**What you are asked to do**
Instruction for the entries that follow: retype exactly the lines from the line with "Answer: -1009/30 ≈ -33.633" to the line with "Answer: -6293941091946/293 ≈ -2.1481e+10", both included, and omit all others.
+-------+
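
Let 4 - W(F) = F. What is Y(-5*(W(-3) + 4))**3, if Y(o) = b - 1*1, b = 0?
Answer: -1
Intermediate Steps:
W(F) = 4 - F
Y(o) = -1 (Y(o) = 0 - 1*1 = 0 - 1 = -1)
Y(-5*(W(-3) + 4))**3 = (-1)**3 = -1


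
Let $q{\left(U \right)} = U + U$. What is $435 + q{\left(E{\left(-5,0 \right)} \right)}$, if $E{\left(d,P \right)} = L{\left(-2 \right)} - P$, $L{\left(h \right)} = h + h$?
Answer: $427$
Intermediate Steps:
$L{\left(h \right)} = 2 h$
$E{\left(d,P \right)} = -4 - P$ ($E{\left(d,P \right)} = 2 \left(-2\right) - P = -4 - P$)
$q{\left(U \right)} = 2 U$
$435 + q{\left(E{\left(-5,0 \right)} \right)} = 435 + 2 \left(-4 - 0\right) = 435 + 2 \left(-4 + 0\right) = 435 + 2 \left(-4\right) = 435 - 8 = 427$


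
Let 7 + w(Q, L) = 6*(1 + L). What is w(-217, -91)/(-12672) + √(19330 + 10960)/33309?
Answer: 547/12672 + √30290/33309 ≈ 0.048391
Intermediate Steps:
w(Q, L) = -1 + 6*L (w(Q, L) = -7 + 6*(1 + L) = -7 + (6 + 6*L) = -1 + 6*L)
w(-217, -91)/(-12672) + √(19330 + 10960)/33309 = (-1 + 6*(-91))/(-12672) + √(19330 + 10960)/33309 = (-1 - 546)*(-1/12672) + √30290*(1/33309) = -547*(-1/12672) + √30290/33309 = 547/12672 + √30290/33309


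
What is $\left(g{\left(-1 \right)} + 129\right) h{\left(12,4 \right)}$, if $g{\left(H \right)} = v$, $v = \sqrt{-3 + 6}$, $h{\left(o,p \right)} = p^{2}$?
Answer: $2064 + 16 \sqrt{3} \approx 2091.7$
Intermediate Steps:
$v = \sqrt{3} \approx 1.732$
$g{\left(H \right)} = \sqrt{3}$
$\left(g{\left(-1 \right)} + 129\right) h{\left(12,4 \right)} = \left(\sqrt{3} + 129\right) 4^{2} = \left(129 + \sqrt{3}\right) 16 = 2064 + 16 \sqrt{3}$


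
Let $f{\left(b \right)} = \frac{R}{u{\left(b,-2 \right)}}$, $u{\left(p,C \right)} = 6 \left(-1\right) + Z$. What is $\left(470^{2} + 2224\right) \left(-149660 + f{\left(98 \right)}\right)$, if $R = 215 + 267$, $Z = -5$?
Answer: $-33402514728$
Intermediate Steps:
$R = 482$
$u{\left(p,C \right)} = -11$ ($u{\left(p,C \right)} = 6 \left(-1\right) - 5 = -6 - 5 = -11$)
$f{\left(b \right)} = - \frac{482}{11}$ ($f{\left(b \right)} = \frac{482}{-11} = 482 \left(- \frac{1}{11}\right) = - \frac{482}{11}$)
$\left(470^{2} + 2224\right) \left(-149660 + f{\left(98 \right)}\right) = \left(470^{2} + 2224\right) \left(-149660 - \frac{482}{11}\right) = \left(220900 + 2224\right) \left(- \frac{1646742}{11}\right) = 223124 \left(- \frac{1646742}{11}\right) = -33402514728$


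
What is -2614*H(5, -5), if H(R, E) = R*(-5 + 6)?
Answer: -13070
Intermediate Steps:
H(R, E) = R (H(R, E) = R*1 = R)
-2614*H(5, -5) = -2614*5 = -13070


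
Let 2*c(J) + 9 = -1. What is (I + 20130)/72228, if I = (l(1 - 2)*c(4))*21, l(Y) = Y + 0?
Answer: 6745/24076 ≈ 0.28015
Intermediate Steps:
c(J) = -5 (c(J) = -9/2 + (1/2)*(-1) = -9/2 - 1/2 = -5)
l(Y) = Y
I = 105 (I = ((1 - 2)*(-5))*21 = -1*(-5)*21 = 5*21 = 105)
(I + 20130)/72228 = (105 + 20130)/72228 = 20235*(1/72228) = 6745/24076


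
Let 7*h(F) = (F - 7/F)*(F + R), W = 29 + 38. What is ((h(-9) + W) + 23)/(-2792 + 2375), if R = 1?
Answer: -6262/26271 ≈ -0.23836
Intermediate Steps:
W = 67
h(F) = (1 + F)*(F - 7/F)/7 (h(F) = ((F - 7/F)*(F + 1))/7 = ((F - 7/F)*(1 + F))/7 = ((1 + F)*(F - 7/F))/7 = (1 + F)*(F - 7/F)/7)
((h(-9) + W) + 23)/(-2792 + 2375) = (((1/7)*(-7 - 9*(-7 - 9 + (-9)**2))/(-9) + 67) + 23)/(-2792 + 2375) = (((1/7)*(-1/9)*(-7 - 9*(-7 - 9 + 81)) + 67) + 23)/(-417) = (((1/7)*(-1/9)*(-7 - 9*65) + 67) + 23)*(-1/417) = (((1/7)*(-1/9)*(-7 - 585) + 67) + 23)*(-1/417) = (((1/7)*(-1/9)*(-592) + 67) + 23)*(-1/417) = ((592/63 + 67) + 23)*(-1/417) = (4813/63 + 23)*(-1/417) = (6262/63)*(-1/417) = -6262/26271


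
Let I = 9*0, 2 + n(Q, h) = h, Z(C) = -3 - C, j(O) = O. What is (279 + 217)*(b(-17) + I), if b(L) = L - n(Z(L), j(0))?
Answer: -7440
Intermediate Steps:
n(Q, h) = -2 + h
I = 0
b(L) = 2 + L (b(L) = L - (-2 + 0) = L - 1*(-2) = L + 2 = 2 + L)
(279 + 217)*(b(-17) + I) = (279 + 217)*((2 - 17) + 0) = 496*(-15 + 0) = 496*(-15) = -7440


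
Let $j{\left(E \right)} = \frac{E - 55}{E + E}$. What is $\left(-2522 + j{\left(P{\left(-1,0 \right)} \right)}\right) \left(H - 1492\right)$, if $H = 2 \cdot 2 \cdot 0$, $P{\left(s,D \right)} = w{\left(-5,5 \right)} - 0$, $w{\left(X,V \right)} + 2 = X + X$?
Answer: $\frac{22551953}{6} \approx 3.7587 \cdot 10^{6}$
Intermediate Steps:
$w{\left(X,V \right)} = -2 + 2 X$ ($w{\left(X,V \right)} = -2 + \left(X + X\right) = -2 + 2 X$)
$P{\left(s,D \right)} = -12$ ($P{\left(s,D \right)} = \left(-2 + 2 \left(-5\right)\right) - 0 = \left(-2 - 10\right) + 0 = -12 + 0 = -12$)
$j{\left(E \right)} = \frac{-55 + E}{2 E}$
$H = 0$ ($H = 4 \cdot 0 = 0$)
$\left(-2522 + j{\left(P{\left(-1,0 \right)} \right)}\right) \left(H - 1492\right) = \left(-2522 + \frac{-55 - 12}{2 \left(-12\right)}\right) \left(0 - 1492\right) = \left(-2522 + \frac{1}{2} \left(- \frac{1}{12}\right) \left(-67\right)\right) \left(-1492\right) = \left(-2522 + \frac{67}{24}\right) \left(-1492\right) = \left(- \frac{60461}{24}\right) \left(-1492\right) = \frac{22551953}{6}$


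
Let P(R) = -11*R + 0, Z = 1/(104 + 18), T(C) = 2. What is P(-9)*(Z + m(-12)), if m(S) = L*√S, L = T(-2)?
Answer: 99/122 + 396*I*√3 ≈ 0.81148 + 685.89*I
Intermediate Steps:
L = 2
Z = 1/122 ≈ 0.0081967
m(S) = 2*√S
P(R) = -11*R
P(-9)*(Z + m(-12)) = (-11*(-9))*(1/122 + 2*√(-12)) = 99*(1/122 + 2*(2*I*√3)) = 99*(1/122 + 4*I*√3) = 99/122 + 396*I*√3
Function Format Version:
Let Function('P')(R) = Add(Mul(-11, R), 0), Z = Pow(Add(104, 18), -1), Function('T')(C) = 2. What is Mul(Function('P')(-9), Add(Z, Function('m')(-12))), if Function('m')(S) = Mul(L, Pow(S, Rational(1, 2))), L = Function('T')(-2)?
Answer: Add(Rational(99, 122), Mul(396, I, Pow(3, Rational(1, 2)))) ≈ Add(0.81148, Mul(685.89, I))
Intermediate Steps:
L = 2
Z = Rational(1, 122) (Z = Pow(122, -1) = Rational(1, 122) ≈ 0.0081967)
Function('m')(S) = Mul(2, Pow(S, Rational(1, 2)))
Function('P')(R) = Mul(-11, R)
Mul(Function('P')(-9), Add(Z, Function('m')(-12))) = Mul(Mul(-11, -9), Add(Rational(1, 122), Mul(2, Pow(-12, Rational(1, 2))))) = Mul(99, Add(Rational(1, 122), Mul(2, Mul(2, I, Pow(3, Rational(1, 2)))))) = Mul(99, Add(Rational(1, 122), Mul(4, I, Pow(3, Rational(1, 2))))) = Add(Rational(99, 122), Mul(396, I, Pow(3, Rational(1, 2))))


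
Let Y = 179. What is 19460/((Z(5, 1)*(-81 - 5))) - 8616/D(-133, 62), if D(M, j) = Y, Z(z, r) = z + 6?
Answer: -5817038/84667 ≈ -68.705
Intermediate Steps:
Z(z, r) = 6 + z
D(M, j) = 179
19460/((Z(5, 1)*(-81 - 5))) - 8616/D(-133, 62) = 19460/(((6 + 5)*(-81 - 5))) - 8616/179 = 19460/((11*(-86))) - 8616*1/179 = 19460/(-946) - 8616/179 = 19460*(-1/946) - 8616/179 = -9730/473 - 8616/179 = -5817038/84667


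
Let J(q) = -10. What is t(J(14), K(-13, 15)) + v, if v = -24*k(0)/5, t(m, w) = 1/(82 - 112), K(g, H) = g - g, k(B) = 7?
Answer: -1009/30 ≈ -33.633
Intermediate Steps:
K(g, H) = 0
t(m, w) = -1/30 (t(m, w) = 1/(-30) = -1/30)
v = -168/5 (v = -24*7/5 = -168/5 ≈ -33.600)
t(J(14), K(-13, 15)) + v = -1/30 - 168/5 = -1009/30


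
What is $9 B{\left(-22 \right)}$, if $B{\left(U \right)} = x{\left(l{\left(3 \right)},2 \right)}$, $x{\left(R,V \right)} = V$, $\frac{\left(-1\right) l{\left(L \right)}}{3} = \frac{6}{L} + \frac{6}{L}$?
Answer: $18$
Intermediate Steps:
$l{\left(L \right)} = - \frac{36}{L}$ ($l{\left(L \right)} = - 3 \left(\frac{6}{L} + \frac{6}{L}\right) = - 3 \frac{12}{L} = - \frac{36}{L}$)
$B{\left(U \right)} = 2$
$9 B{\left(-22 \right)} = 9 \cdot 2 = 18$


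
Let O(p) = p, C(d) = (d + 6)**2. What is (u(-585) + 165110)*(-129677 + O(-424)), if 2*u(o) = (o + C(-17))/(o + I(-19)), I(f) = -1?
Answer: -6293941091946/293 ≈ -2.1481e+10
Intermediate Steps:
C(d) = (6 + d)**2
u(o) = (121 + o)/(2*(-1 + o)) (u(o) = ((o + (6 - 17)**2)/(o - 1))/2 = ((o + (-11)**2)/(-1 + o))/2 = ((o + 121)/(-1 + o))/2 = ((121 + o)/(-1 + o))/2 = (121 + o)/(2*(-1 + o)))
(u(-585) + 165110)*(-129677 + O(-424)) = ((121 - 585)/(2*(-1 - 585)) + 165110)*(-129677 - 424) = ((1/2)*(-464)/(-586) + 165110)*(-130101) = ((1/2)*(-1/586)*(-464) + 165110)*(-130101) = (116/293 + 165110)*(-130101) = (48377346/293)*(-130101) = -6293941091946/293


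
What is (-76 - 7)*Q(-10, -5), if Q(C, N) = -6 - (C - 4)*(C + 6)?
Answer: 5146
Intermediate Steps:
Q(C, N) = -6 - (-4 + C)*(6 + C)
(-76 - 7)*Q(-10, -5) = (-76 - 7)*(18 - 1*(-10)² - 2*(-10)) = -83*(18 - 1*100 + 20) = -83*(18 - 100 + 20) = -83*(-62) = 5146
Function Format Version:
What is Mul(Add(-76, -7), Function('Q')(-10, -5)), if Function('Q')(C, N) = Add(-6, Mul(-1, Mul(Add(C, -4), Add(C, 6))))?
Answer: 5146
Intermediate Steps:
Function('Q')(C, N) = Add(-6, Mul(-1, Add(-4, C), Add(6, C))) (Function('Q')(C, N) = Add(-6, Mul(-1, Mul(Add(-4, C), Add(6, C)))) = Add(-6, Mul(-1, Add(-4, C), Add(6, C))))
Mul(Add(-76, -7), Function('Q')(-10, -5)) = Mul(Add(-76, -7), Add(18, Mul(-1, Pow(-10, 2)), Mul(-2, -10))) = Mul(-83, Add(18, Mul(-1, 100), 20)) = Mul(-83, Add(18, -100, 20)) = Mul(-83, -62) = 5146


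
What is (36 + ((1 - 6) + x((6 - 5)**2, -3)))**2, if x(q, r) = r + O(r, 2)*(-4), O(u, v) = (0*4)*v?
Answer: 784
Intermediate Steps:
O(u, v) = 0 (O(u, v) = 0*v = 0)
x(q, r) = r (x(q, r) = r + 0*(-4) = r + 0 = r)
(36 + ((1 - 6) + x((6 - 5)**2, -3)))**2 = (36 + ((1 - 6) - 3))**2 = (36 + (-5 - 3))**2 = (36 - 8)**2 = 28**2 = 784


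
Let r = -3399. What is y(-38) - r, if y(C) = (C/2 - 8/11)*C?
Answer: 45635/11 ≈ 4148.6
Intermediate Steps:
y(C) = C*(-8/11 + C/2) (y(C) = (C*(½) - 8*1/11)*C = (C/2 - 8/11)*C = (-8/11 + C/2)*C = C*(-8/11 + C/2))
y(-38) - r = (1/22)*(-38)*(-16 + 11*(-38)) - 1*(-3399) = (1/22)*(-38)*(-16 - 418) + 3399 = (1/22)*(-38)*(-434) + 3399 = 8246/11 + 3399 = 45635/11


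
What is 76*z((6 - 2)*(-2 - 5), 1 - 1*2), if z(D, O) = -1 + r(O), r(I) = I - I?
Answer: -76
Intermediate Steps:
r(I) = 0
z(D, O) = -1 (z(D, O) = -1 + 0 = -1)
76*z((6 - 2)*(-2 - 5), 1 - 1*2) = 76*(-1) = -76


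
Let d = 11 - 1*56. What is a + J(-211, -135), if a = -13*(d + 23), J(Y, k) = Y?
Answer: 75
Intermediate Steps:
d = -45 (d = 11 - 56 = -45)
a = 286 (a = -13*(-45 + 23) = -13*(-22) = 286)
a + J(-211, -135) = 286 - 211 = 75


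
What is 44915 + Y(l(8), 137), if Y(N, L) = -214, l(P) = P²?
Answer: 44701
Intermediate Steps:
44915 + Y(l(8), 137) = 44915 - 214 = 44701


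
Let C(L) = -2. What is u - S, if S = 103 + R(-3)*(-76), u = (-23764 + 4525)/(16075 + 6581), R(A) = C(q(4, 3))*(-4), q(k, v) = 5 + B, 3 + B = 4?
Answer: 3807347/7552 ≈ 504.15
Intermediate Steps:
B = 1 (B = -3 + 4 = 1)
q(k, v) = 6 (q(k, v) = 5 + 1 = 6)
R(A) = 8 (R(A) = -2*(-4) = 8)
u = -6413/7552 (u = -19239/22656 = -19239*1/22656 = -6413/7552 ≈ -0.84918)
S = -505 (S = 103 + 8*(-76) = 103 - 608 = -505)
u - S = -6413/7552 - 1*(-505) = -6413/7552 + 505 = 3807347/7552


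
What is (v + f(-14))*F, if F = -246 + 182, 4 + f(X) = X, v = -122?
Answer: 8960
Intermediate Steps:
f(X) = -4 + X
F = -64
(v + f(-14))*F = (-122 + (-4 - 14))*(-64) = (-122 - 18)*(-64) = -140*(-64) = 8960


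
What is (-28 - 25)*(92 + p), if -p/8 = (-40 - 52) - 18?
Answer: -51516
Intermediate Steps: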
+-------+
**Result**
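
Answer: -1009/30 ≈ -33.633
Intermediate Steps:
K(g, H) = 0
t(m, w) = -1/30 (t(m, w) = 1/(-30) = -1/30)
v = -168/5 (v = -24*7/5 = -168/5 ≈ -33.600)
t(J(14), K(-13, 15)) + v = -1/30 - 168/5 = -1009/30


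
What is $9 B{\left(-22 \right)}$, if $B{\left(U \right)} = x{\left(l{\left(3 \right)},2 \right)}$, $x{\left(R,V \right)} = V$, $\frac{\left(-1\right) l{\left(L \right)}}{3} = \frac{6}{L} + \frac{6}{L}$?
Answer: $18$
Intermediate Steps:
$l{\left(L \right)} = - \frac{36}{L}$ ($l{\left(L \right)} = - 3 \left(\frac{6}{L} + \frac{6}{L}\right) = - 3 \frac{12}{L} = - \frac{36}{L}$)
$B{\left(U \right)} = 2$
$9 B{\left(-22 \right)} = 9 \cdot 2 = 18$


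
Let O(p) = p, C(d) = (d + 6)**2. What is (u(-585) + 165110)*(-129677 + O(-424)), if 2*u(o) = (o + C(-17))/(o + I(-19)), I(f) = -1?
Answer: -6293941091946/293 ≈ -2.1481e+10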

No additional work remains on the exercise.